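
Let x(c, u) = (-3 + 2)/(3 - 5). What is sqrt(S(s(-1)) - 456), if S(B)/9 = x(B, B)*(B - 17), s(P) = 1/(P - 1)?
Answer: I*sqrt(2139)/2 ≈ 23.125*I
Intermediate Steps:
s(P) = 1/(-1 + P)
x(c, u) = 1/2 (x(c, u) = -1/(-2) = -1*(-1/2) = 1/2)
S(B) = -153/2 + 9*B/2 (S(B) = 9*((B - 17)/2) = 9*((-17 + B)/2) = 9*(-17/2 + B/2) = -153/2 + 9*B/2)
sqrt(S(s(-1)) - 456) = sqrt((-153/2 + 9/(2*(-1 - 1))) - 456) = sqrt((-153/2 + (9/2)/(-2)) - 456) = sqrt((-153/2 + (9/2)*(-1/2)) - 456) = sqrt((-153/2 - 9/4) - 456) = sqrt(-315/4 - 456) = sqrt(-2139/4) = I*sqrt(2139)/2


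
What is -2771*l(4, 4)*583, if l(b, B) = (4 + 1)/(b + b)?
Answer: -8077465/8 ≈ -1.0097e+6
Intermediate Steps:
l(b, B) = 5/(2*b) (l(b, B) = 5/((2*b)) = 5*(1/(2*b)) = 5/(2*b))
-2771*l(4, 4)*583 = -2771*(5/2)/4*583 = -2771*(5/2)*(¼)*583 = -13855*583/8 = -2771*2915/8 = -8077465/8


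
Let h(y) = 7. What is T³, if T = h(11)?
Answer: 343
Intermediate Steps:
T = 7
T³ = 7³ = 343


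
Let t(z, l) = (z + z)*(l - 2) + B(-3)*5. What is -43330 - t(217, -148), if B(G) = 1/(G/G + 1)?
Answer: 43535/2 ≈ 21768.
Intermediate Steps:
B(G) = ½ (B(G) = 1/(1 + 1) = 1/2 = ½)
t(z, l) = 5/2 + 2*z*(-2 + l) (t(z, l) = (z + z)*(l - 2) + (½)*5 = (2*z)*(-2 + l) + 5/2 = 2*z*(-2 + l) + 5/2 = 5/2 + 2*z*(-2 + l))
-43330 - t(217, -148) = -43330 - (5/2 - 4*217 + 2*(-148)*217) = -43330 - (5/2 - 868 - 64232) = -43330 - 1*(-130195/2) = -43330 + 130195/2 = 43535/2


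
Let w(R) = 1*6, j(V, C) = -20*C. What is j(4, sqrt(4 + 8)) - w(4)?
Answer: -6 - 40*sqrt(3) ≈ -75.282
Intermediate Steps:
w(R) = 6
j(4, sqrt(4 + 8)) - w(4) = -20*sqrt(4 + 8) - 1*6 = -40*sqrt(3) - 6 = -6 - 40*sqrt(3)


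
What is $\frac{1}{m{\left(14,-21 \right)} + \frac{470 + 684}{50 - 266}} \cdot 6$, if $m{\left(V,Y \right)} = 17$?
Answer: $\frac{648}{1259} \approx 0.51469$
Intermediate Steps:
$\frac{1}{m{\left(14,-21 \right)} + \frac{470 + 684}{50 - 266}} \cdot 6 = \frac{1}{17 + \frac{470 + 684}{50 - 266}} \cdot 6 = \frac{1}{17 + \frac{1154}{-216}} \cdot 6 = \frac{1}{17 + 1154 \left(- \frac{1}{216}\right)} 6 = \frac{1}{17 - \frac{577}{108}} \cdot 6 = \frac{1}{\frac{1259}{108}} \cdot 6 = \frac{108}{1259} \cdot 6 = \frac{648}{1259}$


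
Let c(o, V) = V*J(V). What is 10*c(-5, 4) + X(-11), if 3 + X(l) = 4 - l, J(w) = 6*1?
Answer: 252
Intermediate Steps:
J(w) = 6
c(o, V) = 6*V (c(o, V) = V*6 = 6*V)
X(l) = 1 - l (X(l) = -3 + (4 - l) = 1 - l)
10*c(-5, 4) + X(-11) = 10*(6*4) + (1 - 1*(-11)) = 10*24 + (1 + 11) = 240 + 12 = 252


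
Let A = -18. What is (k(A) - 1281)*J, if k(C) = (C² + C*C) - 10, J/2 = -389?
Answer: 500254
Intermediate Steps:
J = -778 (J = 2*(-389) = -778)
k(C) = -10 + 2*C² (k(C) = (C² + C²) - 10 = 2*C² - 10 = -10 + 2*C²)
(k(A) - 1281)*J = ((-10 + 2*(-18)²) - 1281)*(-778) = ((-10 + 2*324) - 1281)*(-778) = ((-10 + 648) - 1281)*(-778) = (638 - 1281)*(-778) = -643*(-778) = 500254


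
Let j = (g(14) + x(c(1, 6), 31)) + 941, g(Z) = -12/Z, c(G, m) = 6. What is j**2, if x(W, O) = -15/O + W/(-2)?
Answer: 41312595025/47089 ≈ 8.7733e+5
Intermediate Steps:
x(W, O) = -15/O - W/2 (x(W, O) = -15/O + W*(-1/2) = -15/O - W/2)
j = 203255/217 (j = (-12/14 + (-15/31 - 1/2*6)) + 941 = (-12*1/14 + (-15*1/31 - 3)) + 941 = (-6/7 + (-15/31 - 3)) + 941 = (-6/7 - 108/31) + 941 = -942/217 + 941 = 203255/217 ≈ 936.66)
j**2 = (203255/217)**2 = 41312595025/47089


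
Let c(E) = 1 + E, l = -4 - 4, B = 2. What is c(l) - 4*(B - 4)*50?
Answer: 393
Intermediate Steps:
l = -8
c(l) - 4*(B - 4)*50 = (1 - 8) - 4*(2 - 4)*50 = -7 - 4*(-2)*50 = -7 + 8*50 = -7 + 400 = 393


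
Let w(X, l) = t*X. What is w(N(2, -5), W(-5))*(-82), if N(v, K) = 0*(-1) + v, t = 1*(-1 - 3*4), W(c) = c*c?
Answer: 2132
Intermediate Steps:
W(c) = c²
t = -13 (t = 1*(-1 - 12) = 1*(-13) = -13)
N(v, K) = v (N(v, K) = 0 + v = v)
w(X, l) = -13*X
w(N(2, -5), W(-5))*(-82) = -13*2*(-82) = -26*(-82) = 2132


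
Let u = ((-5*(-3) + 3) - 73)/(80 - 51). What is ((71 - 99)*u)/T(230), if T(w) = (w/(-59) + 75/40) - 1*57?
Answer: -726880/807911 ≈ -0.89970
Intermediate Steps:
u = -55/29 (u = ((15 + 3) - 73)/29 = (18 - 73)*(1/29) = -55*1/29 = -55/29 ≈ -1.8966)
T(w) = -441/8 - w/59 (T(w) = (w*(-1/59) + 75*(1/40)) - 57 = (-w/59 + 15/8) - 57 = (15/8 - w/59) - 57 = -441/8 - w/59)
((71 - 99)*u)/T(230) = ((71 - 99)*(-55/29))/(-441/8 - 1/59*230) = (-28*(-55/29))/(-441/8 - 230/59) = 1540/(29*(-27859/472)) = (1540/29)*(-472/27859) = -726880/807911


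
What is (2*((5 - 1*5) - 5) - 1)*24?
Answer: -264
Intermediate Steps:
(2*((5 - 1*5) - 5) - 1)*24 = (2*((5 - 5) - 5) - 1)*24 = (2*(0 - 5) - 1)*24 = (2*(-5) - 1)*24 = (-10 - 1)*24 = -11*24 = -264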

########################################

INSTRUCTIONS TO FOLLOW =
Could you reproduce, exactly, every line above from the line with "Answer: 41312595025/47089 ≈ 8.7733e+5" to the line with "Answer: 2132", and no other line? Both ends count.

TASK SOLUTION =
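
Answer: 41312595025/47089 ≈ 8.7733e+5
Intermediate Steps:
x(W, O) = -15/O - W/2 (x(W, O) = -15/O + W*(-1/2) = -15/O - W/2)
j = 203255/217 (j = (-12/14 + (-15/31 - 1/2*6)) + 941 = (-12*1/14 + (-15*1/31 - 3)) + 941 = (-6/7 + (-15/31 - 3)) + 941 = (-6/7 - 108/31) + 941 = -942/217 + 941 = 203255/217 ≈ 936.66)
j**2 = (203255/217)**2 = 41312595025/47089


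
Let c(E) = 1 + E, l = -4 - 4, B = 2. What is c(l) - 4*(B - 4)*50?
Answer: 393
Intermediate Steps:
l = -8
c(l) - 4*(B - 4)*50 = (1 - 8) - 4*(2 - 4)*50 = -7 - 4*(-2)*50 = -7 + 8*50 = -7 + 400 = 393


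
Let w(X, l) = t*X. What is w(N(2, -5), W(-5))*(-82), if N(v, K) = 0*(-1) + v, t = 1*(-1 - 3*4), W(c) = c*c?
Answer: 2132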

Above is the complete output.